[Records for this exercise — start]

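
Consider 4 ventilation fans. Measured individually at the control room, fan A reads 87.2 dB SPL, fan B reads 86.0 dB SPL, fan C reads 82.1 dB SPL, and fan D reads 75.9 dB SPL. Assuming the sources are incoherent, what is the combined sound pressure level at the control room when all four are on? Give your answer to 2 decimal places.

90.51 dB SPL

Incoherent sources sum as intensities:
L_total = 10·log₁₀(10^(87.2/10) + 10^(86.0/10) + 10^(82.1/10) + 10^(75.9/10)) = 10·log₁₀(1124000000) = 90.51 dB SPL.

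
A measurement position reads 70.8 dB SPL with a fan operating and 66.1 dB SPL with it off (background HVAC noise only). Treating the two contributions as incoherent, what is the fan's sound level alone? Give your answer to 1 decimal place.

69.0 dB SPL

Background correction is a power subtraction:
L_src = 10·log₁₀(10^(70.8/10) − 10^(66.1/10)) = 10·log₁₀(7949000) = 69.0 dB SPL.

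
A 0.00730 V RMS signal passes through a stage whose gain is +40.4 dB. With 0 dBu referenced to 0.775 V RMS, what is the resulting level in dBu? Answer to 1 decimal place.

-0.1 dBu

Input level: 20·log₁₀(0.00730/0.775) = -40.52 dBu.
Output: -40.52 + 40.4 = -0.1 dBu.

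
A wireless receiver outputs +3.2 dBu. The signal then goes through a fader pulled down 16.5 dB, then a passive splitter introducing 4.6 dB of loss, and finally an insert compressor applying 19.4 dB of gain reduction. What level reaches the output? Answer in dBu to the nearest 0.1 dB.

-37.3 dBu

Cascaded gains and losses add directly in dB.
+3.2 − 16.5 − 4.6 − 19.4 = -37.3 dBu.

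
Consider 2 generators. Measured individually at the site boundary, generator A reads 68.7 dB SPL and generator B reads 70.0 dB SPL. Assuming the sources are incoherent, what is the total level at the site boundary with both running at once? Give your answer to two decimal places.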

[Records for this exercise — finish]

= Problem details =
Nothing but the lines from the one with "A measurement position" through the end of the data above should be repeated, each exactly as it stands.

= Problem solution =
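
A measurement position reads 70.8 dB SPL with a fan operating and 66.1 dB SPL with it off (background HVAC noise only). Treating the two contributions as incoherent, what is the fan's sound level alone? Give your answer to 1 decimal place.

69.0 dB SPL

Background correction is a power subtraction:
L_src = 10·log₁₀(10^(70.8/10) − 10^(66.1/10)) = 10·log₁₀(7949000) = 69.0 dB SPL.

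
A 0.00730 V RMS signal passes through a stage whose gain is +40.4 dB. With 0 dBu referenced to 0.775 V RMS, what is the resulting level in dBu? Answer to 1 decimal place.

-0.1 dBu

Input level: 20·log₁₀(0.00730/0.775) = -40.52 dBu.
Output: -40.52 + 40.4 = -0.1 dBu.

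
A wireless receiver outputs +3.2 dBu. The signal then goes through a fader pulled down 16.5 dB, then a passive splitter introducing 4.6 dB of loss, and finally an insert compressor applying 19.4 dB of gain reduction. What level reaches the output? Answer in dBu to the nearest 0.1 dB.

-37.3 dBu

Cascaded gains and losses add directly in dB.
+3.2 − 16.5 − 4.6 − 19.4 = -37.3 dBu.

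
Consider 2 generators. Measured individually at the site boundary, generator A reads 68.7 dB SPL and generator B reads 70.0 dB SPL. Assuming the sources are incoherent, what is the total level at the site boundary with both running at once? Give your answer to two decimal places.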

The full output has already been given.